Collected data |
● ● ●

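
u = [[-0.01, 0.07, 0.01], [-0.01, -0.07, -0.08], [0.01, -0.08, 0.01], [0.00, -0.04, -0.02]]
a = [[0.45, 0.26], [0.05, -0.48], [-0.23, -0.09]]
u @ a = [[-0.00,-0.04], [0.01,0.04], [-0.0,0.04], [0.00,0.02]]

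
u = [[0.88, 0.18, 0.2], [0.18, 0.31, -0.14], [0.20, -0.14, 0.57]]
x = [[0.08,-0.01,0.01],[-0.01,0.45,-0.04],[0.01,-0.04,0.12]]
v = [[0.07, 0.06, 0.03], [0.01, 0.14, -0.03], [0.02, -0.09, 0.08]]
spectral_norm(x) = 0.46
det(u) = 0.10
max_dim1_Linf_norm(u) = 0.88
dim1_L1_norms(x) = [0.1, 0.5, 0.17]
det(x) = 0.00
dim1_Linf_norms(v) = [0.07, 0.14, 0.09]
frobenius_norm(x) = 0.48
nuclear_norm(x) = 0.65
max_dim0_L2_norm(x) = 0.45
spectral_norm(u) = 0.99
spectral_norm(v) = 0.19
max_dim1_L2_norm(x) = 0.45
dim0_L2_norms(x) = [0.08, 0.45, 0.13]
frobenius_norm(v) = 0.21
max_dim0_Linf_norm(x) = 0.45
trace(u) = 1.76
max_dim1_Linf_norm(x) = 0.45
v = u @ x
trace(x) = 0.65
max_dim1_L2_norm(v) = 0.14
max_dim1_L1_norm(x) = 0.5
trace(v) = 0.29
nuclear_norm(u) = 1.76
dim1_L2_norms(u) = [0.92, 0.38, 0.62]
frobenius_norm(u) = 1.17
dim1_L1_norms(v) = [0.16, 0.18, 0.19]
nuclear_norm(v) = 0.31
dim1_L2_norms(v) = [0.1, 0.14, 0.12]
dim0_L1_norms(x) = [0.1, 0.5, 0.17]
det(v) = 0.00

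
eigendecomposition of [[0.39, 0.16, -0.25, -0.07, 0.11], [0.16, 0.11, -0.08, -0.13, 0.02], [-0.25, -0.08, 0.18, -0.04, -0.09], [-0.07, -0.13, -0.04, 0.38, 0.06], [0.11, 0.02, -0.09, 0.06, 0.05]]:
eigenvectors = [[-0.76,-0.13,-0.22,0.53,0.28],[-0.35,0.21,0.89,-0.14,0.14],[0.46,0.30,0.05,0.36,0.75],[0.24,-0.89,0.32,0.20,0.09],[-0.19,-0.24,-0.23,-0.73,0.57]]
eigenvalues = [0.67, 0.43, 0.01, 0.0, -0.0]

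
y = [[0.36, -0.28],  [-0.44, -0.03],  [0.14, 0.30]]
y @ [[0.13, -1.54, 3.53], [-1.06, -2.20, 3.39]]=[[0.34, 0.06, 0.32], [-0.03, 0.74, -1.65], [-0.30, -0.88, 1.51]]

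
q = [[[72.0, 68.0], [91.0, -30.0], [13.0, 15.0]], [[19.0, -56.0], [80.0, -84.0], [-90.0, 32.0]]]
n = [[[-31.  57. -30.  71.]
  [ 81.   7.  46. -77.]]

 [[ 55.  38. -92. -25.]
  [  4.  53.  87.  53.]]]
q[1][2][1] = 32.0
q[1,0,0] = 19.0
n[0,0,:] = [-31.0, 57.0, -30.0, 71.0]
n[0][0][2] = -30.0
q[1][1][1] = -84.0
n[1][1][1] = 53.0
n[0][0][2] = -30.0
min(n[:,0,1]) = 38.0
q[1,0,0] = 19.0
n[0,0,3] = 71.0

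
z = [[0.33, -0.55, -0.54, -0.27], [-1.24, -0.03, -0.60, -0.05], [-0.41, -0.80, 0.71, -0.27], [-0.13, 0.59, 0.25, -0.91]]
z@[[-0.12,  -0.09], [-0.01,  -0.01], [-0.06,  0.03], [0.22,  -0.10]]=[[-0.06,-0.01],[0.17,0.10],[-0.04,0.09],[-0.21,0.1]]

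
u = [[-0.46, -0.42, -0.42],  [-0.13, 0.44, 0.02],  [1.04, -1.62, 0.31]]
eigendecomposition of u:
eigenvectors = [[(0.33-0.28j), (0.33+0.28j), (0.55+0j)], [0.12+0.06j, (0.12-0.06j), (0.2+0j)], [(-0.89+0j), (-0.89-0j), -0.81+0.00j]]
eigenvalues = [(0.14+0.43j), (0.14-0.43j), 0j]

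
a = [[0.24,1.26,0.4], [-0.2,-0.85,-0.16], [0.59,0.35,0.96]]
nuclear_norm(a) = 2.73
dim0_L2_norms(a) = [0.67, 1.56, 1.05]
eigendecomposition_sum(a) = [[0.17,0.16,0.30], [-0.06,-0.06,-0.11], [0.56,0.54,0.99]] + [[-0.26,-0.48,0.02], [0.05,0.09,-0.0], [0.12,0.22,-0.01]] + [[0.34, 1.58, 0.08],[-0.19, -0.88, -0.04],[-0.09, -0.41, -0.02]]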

● ● ●

Task brief | All of the entries should be repeated word for word.

The answer |
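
u = [[-0.01, 0.07, 0.01], [-0.01, -0.07, -0.08], [0.01, -0.08, 0.01], [0.00, -0.04, -0.02]]
a = [[0.45, 0.26], [0.05, -0.48], [-0.23, -0.09]]
u @ a = [[-0.00,-0.04], [0.01,0.04], [-0.0,0.04], [0.00,0.02]]

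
u = [[0.88, 0.18, 0.2], [0.18, 0.31, -0.14], [0.20, -0.14, 0.57]]
x = [[0.08,-0.01,0.01],[-0.01,0.45,-0.04],[0.01,-0.04,0.12]]
v = [[0.07, 0.06, 0.03], [0.01, 0.14, -0.03], [0.02, -0.09, 0.08]]
spectral_norm(x) = 0.46
det(u) = 0.10
max_dim1_Linf_norm(u) = 0.88
dim1_L1_norms(x) = [0.1, 0.5, 0.17]
det(x) = 0.00
dim1_Linf_norms(v) = [0.07, 0.14, 0.09]
frobenius_norm(x) = 0.48
nuclear_norm(x) = 0.65
max_dim0_L2_norm(x) = 0.45
spectral_norm(u) = 0.99
spectral_norm(v) = 0.19
max_dim1_L2_norm(x) = 0.45
dim0_L2_norms(x) = [0.08, 0.45, 0.13]
frobenius_norm(v) = 0.21
max_dim0_Linf_norm(x) = 0.45
trace(u) = 1.76
max_dim1_Linf_norm(x) = 0.45
v = u @ x
trace(x) = 0.65
max_dim1_L2_norm(v) = 0.14
max_dim1_L1_norm(x) = 0.5
trace(v) = 0.29
nuclear_norm(u) = 1.76
dim1_L2_norms(u) = [0.92, 0.38, 0.62]
frobenius_norm(u) = 1.17
dim1_L1_norms(v) = [0.16, 0.18, 0.19]
nuclear_norm(v) = 0.31
dim1_L2_norms(v) = [0.1, 0.14, 0.12]
dim0_L1_norms(x) = [0.1, 0.5, 0.17]
det(v) = 0.00

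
eigendecomposition of [[0.39, 0.16, -0.25, -0.07, 0.11], [0.16, 0.11, -0.08, -0.13, 0.02], [-0.25, -0.08, 0.18, -0.04, -0.09], [-0.07, -0.13, -0.04, 0.38, 0.06], [0.11, 0.02, -0.09, 0.06, 0.05]]:
eigenvectors = [[-0.76,-0.13,-0.22,0.53,0.28],[-0.35,0.21,0.89,-0.14,0.14],[0.46,0.30,0.05,0.36,0.75],[0.24,-0.89,0.32,0.20,0.09],[-0.19,-0.24,-0.23,-0.73,0.57]]
eigenvalues = [0.67, 0.43, 0.01, 0.0, -0.0]

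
y = [[0.36, -0.28],  [-0.44, -0.03],  [0.14, 0.30]]
y @ [[0.13, -1.54, 3.53], [-1.06, -2.20, 3.39]]=[[0.34, 0.06, 0.32], [-0.03, 0.74, -1.65], [-0.30, -0.88, 1.51]]

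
q = [[[72.0, 68.0], [91.0, -30.0], [13.0, 15.0]], [[19.0, -56.0], [80.0, -84.0], [-90.0, 32.0]]]
n = [[[-31.  57. -30.  71.]
  [ 81.   7.  46. -77.]]

 [[ 55.  38. -92. -25.]
  [  4.  53.  87.  53.]]]
q[1][2][1] = 32.0
q[1,0,0] = 19.0
n[0,0,:] = [-31.0, 57.0, -30.0, 71.0]
n[0][0][2] = -30.0
q[1][1][1] = -84.0
n[1][1][1] = 53.0
n[0][0][2] = -30.0
min(n[:,0,1]) = 38.0
q[1,0,0] = 19.0
n[0,0,3] = 71.0

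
z = [[0.33, -0.55, -0.54, -0.27], [-1.24, -0.03, -0.60, -0.05], [-0.41, -0.80, 0.71, -0.27], [-0.13, 0.59, 0.25, -0.91]]
z@[[-0.12,  -0.09], [-0.01,  -0.01], [-0.06,  0.03], [0.22,  -0.10]]=[[-0.06,-0.01],[0.17,0.10],[-0.04,0.09],[-0.21,0.1]]

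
u = [[-0.46, -0.42, -0.42],  [-0.13, 0.44, 0.02],  [1.04, -1.62, 0.31]]
eigendecomposition of u:
eigenvectors = [[(0.33-0.28j), (0.33+0.28j), (0.55+0j)], [0.12+0.06j, (0.12-0.06j), (0.2+0j)], [(-0.89+0j), (-0.89-0j), -0.81+0.00j]]
eigenvalues = [(0.14+0.43j), (0.14-0.43j), 0j]

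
a = [[0.24,1.26,0.4], [-0.2,-0.85,-0.16], [0.59,0.35,0.96]]
nuclear_norm(a) = 2.73
dim0_L2_norms(a) = [0.67, 1.56, 1.05]
eigendecomposition_sum(a) = [[0.17,0.16,0.30], [-0.06,-0.06,-0.11], [0.56,0.54,0.99]] + [[-0.26,-0.48,0.02], [0.05,0.09,-0.0], [0.12,0.22,-0.01]] + [[0.34, 1.58, 0.08],[-0.19, -0.88, -0.04],[-0.09, -0.41, -0.02]]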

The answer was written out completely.